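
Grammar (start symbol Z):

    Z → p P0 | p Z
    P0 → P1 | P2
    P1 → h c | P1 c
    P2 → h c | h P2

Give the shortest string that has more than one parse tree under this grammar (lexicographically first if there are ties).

p h c

length 3: p h c has 2 parse trees

Two derivations of p h c:
  Z ⇒ p P0 ⇒ p P1 ⇒ p h c
  Z ⇒ p P0 ⇒ p P2 ⇒ p h c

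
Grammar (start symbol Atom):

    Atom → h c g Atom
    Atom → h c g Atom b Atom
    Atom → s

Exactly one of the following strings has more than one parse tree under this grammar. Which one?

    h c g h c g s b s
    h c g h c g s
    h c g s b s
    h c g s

h c g h c g s b s

h c g h c g s b s: 2 trees
h c g h c g s: 1 tree
h c g s b s: 1 tree
h c g s: 1 tree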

→ WHAT IS EXPECTED
The answer should reproduce each entry above in full.

→ YOUR SOLUTION
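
Grammar (start symbol Z):

    Z → p P0 | p Z
    P0 → P1 | P2
    P1 → h c | P1 c
    P2 → h c | h P2

Give the shortest string that has more than one parse tree under this grammar (lexicographically first if there are ties).

p h c

length 3: p h c has 2 parse trees

Two derivations of p h c:
  Z ⇒ p P0 ⇒ p P1 ⇒ p h c
  Z ⇒ p P0 ⇒ p P2 ⇒ p h c

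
Grammar (start symbol Atom):

    Atom → h c g Atom
    Atom → h c g Atom b Atom
    Atom → s

Exactly one of the following strings has more than one parse tree under this grammar. Which one?

    h c g h c g s b s
    h c g h c g s
    h c g s b s
    h c g s

h c g h c g s b s

h c g h c g s b s: 2 trees
h c g h c g s: 1 tree
h c g s b s: 1 tree
h c g s: 1 tree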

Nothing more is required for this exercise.